§ **Task requirements**
The answer must be the full listing, repeated exactly.

§ **Exercise data**
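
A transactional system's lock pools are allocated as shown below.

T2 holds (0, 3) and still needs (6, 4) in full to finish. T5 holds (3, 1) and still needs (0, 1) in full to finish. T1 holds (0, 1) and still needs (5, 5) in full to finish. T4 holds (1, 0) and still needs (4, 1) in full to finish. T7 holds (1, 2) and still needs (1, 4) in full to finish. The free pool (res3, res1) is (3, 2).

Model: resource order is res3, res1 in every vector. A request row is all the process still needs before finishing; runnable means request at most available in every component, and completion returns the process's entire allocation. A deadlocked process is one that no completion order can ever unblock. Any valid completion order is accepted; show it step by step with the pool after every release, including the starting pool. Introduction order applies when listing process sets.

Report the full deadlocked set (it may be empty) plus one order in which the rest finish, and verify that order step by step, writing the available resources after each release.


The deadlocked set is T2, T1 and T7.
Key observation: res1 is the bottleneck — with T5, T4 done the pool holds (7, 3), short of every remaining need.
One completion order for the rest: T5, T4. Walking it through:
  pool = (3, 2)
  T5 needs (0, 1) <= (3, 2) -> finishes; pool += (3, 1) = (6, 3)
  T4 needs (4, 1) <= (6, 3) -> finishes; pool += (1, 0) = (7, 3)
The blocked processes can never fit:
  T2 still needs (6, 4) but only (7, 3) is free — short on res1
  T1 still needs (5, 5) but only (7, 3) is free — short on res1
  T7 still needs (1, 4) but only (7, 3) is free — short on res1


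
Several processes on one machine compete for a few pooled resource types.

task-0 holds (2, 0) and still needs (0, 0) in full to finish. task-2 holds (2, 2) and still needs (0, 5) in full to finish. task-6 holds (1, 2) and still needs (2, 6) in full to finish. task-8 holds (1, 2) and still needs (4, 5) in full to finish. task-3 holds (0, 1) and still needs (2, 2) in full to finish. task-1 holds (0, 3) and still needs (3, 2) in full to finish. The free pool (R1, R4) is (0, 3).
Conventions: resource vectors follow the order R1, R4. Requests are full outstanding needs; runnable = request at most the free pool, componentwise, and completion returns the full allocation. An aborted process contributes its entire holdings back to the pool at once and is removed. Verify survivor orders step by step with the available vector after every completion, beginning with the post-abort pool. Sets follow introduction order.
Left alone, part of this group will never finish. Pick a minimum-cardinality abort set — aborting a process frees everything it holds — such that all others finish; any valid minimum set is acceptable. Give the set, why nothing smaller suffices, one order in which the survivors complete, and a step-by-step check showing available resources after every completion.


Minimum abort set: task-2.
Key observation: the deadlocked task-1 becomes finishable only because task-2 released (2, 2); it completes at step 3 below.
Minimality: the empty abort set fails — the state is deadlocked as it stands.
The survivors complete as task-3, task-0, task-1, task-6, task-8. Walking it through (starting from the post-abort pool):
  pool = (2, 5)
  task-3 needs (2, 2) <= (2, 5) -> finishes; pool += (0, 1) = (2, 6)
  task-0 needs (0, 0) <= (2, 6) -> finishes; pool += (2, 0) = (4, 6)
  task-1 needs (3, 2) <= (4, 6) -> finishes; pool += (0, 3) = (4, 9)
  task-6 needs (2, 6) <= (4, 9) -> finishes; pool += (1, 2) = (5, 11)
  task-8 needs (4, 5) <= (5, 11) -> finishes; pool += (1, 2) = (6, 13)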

§ **Solution for this exercise**
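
A transactional system's lock pools are allocated as shown below.

T2 holds (0, 3) and still needs (6, 4) in full to finish. T5 holds (3, 1) and still needs (0, 1) in full to finish. T1 holds (0, 1) and still needs (5, 5) in full to finish. T4 holds (1, 0) and still needs (4, 1) in full to finish. T7 holds (1, 2) and still needs (1, 4) in full to finish. The free pool (res3, res1) is (3, 2).

Model: resource order is res3, res1 in every vector. A request row is all the process still needs before finishing; runnable means request at most available in every component, and completion returns the process's entire allocation. A deadlocked process is one that no completion order can ever unblock. Any valid completion order is accepted; show it step by step with the pool after every release, including the starting pool. Introduction order applies when listing process sets.

Report the full deadlocked set (it may be empty) plus one order in which the rest finish, and verify that order step by step, writing the available resources after each release.


The deadlocked set is T2, T1 and T7.
Key observation: res1 is the bottleneck — with T5, T4 done the pool holds (7, 3), short of every remaining need.
One completion order for the rest: T5, T4. Walking it through:
  pool = (3, 2)
  T5 needs (0, 1) <= (3, 2) -> finishes; pool += (3, 1) = (6, 3)
  T4 needs (4, 1) <= (6, 3) -> finishes; pool += (1, 0) = (7, 3)
The blocked processes can never fit:
  T2 still needs (6, 4) but only (7, 3) is free — short on res1
  T1 still needs (5, 5) but only (7, 3) is free — short on res1
  T7 still needs (1, 4) but only (7, 3) is free — short on res1


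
Several processes on one machine compete for a few pooled resource types.

task-0 holds (2, 0) and still needs (0, 0) in full to finish. task-2 holds (2, 2) and still needs (0, 5) in full to finish. task-6 holds (1, 2) and still needs (2, 6) in full to finish. task-8 holds (1, 2) and still needs (4, 5) in full to finish. task-3 holds (0, 1) and still needs (2, 2) in full to finish. task-1 holds (0, 3) and still needs (3, 2) in full to finish. The free pool (R1, R4) is (0, 3).
Conventions: resource vectors follow the order R1, R4. Requests are full outstanding needs; runnable = request at most the free pool, componentwise, and completion returns the full allocation. An aborted process contributes its entire holdings back to the pool at once and is removed. Verify survivor orders step by step with the available vector after every completion, beginning with the post-abort pool. Sets follow introduction order.
Left alone, part of this group will never finish. Pick a minimum-cardinality abort set — aborting a process frees everything it holds — such that all others finish; any valid minimum set is acceptable. Give the set, why nothing smaller suffices, one order in which the survivors complete, and a step-by-step check showing available resources after every completion.


Minimum abort set: task-2.
Key observation: the deadlocked task-1 becomes finishable only because task-2 released (2, 2); it completes at step 3 below.
Minimality: the empty abort set fails — the state is deadlocked as it stands.
The survivors complete as task-3, task-0, task-1, task-6, task-8. Walking it through (starting from the post-abort pool):
  pool = (2, 5)
  task-3 needs (2, 2) <= (2, 5) -> finishes; pool += (0, 1) = (2, 6)
  task-0 needs (0, 0) <= (2, 6) -> finishes; pool += (2, 0) = (4, 6)
  task-1 needs (3, 2) <= (4, 6) -> finishes; pool += (0, 3) = (4, 9)
  task-6 needs (2, 6) <= (4, 9) -> finishes; pool += (1, 2) = (5, 11)
  task-8 needs (4, 5) <= (5, 11) -> finishes; pool += (1, 2) = (6, 13)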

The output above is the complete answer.